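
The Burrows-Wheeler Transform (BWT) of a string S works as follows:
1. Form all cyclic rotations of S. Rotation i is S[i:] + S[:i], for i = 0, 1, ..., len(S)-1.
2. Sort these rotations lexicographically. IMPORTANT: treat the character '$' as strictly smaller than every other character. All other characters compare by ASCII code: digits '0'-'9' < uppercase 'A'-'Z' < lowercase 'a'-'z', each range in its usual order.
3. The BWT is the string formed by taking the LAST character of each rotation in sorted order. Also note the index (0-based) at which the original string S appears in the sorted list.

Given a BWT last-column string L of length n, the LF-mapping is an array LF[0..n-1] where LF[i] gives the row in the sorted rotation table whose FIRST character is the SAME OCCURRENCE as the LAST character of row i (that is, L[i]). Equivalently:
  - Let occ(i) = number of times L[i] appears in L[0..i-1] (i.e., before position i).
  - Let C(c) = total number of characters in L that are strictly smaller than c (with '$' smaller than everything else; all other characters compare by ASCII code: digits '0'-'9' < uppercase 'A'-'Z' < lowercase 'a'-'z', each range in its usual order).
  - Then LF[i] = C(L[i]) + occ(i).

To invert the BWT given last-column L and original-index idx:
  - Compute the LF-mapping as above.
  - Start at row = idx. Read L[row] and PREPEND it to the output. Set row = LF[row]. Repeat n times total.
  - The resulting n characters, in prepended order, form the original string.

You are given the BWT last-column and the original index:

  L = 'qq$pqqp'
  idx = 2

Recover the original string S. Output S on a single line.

Answer: pqqqpq$

Derivation:
LF mapping: 3 4 0 1 5 6 2
Walk LF starting at row 2, prepending L[row]:
  step 1: row=2, L[2]='$', prepend. Next row=LF[2]=0
  step 2: row=0, L[0]='q', prepend. Next row=LF[0]=3
  step 3: row=3, L[3]='p', prepend. Next row=LF[3]=1
  step 4: row=1, L[1]='q', prepend. Next row=LF[1]=4
  step 5: row=4, L[4]='q', prepend. Next row=LF[4]=5
  step 6: row=5, L[5]='q', prepend. Next row=LF[5]=6
  step 7: row=6, L[6]='p', prepend. Next row=LF[6]=2
Reversed output: pqqqpq$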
************
▸ **Action item**
Without altering a single character, write out every record above.

▸ **Solution to this problem**
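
The Burrows-Wheeler Transform (BWT) of a string S works as follows:
1. Form all cyclic rotations of S. Rotation i is S[i:] + S[:i], for i = 0, 1, ..., len(S)-1.
2. Sort these rotations lexicographically. IMPORTANT: treat the character '$' as strictly smaller than every other character. All other characters compare by ASCII code: digits '0'-'9' < uppercase 'A'-'Z' < lowercase 'a'-'z', each range in its usual order.
3. The BWT is the string formed by taking the LAST character of each rotation in sorted order. Also note the index (0-based) at which the original string S appears in the sorted list.

Given a BWT last-column string L of length n, the LF-mapping is an array LF[0..n-1] where LF[i] gives the row in the sorted rotation table whose FIRST character is the SAME OCCURRENCE as the LAST character of row i (that is, L[i]). Equivalently:
  - Let occ(i) = number of times L[i] appears in L[0..i-1] (i.e., before position i).
  - Let C(c) = total number of characters in L that are strictly smaller than c (with '$' smaller than everything else; all other characters compare by ASCII code: digits '0'-'9' < uppercase 'A'-'Z' < lowercase 'a'-'z', each range in its usual order).
  - Then LF[i] = C(L[i]) + occ(i).

To invert the BWT given last-column L and original-index idx:
  - Compute the LF-mapping as above.
  - Start at row = idx. Read L[row] and PREPEND it to the output. Set row = LF[row]. Repeat n times total.
  - The resulting n characters, in prepended order, form the original string.

You are given the BWT last-column and the original index:

  L = 'qq$pqqp'
  idx = 2

Recover the original string S. Output S on a single line.

Answer: pqqqpq$

Derivation:
LF mapping: 3 4 0 1 5 6 2
Walk LF starting at row 2, prepending L[row]:
  step 1: row=2, L[2]='$', prepend. Next row=LF[2]=0
  step 2: row=0, L[0]='q', prepend. Next row=LF[0]=3
  step 3: row=3, L[3]='p', prepend. Next row=LF[3]=1
  step 4: row=1, L[1]='q', prepend. Next row=LF[1]=4
  step 5: row=4, L[4]='q', prepend. Next row=LF[4]=5
  step 6: row=5, L[5]='q', prepend. Next row=LF[5]=6
  step 7: row=6, L[6]='p', prepend. Next row=LF[6]=2
Reversed output: pqqqpq$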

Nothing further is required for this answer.